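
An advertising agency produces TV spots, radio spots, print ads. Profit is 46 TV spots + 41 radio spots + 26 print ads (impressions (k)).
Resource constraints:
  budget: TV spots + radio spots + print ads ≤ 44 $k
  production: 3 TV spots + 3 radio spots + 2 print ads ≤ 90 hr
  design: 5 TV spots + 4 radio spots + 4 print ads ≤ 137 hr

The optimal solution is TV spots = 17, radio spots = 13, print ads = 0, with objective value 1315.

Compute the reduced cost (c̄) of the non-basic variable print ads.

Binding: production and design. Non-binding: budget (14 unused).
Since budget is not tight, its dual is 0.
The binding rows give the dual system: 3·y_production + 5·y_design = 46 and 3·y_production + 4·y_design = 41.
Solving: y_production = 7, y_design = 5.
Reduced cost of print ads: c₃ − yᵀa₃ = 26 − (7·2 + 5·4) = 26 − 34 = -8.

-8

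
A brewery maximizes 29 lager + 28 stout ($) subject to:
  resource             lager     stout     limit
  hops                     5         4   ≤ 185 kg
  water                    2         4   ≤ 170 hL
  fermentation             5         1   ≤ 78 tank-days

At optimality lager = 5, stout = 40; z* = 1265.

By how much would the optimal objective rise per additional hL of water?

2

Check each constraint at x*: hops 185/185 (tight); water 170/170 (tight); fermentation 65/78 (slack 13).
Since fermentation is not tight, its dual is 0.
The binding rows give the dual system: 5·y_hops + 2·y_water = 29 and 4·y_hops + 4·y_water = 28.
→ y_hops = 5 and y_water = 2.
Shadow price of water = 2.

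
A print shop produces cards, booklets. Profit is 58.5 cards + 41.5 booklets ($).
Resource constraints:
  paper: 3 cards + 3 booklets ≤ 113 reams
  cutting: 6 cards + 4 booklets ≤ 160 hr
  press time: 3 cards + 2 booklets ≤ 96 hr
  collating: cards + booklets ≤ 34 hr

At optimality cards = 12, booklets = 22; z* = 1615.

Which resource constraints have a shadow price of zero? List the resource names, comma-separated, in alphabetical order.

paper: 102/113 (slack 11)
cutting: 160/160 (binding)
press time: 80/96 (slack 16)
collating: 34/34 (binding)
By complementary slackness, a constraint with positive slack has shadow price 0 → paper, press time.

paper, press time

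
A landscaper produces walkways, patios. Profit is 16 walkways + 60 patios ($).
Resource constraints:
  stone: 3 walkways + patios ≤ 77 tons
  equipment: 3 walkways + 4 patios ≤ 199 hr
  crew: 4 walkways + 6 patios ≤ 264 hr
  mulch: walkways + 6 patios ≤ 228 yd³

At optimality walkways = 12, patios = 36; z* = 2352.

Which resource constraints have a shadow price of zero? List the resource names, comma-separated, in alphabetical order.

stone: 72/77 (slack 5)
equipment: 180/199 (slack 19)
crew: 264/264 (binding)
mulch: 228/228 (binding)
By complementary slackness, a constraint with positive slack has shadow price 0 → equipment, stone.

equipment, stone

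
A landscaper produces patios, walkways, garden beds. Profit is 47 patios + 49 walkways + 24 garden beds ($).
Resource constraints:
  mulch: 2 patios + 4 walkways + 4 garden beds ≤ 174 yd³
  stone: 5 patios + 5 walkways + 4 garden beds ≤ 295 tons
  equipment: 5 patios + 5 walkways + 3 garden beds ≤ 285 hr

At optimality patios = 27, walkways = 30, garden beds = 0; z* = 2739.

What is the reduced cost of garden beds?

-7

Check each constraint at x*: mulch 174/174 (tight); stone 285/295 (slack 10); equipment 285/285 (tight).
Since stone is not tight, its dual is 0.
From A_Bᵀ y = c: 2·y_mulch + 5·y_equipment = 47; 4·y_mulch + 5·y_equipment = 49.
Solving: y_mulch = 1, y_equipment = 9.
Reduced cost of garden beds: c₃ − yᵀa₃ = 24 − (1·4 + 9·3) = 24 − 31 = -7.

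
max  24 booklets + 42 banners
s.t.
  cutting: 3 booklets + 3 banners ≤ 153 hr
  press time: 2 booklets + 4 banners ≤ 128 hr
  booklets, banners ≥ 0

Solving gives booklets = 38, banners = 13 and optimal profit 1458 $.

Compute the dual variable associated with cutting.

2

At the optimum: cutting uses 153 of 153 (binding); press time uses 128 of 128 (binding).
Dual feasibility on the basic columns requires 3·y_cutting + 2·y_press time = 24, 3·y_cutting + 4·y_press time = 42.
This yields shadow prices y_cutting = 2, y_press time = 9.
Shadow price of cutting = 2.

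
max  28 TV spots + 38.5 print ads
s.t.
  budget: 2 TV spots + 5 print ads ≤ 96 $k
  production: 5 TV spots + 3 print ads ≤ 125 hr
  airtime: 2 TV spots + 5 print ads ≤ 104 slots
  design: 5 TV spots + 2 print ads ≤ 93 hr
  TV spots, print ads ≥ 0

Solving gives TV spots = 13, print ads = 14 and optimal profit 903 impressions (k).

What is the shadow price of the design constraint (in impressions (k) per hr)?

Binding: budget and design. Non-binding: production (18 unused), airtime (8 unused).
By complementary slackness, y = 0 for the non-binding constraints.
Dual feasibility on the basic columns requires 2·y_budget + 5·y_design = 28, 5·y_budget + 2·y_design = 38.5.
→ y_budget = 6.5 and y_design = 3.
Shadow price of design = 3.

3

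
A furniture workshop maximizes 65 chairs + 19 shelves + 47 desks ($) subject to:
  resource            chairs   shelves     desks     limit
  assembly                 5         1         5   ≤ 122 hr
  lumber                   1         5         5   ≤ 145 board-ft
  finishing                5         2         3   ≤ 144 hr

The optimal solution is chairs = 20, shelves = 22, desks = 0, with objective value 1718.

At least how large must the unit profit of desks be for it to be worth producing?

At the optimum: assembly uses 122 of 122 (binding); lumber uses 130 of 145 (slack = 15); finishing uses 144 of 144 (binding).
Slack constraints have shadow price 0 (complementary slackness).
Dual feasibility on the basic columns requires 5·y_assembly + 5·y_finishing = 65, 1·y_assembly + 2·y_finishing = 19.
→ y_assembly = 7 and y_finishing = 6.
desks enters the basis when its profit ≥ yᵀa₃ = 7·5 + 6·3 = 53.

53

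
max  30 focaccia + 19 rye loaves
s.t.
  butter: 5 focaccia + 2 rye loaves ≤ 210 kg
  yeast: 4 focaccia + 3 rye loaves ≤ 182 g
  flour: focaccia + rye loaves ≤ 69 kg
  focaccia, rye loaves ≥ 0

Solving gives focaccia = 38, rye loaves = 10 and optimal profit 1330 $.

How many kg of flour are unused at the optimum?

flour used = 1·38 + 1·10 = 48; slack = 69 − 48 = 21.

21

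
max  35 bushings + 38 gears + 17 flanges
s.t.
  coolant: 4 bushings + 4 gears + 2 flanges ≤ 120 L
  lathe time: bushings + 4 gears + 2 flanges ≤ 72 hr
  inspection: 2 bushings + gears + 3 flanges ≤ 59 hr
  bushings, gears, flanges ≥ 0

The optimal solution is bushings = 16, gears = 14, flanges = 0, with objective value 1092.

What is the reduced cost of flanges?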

• **To do**: Give again exactly, and only, the lines above starting at the one with "mulch: 2 patios" and ending at the one with "Solving gives TV".

• **Your solution**:
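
  mulch: 2 patios + 4 walkways + 4 garden beds ≤ 174 yd³
  stone: 5 patios + 5 walkways + 4 garden beds ≤ 295 tons
  equipment: 5 patios + 5 walkways + 3 garden beds ≤ 285 hr

At optimality patios = 27, walkways = 30, garden beds = 0; z* = 2739.

What is the reduced cost of garden beds?

-7

Check each constraint at x*: mulch 174/174 (tight); stone 285/295 (slack 10); equipment 285/285 (tight).
Since stone is not tight, its dual is 0.
From A_Bᵀ y = c: 2·y_mulch + 5·y_equipment = 47; 4·y_mulch + 5·y_equipment = 49.
Solving: y_mulch = 1, y_equipment = 9.
Reduced cost of garden beds: c₃ − yᵀa₃ = 24 − (1·4 + 9·3) = 24 − 31 = -7.

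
max  24 booklets + 42 banners
s.t.
  cutting: 3 booklets + 3 banners ≤ 153 hr
  press time: 2 booklets + 4 banners ≤ 128 hr
  booklets, banners ≥ 0

Solving gives booklets = 38, banners = 13 and optimal profit 1458 $.

Compute the dual variable associated with cutting.

2

At the optimum: cutting uses 153 of 153 (binding); press time uses 128 of 128 (binding).
Dual feasibility on the basic columns requires 3·y_cutting + 2·y_press time = 24, 3·y_cutting + 4·y_press time = 42.
This yields shadow prices y_cutting = 2, y_press time = 9.
Shadow price of cutting = 2.

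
max  28 TV spots + 38.5 print ads
s.t.
  budget: 2 TV spots + 5 print ads ≤ 96 $k
  production: 5 TV spots + 3 print ads ≤ 125 hr
  airtime: 2 TV spots + 5 print ads ≤ 104 slots
  design: 5 TV spots + 2 print ads ≤ 93 hr
  TV spots, print ads ≥ 0

Solving gives TV spots = 13, print ads = 14 and optimal profit 903 impressions (k).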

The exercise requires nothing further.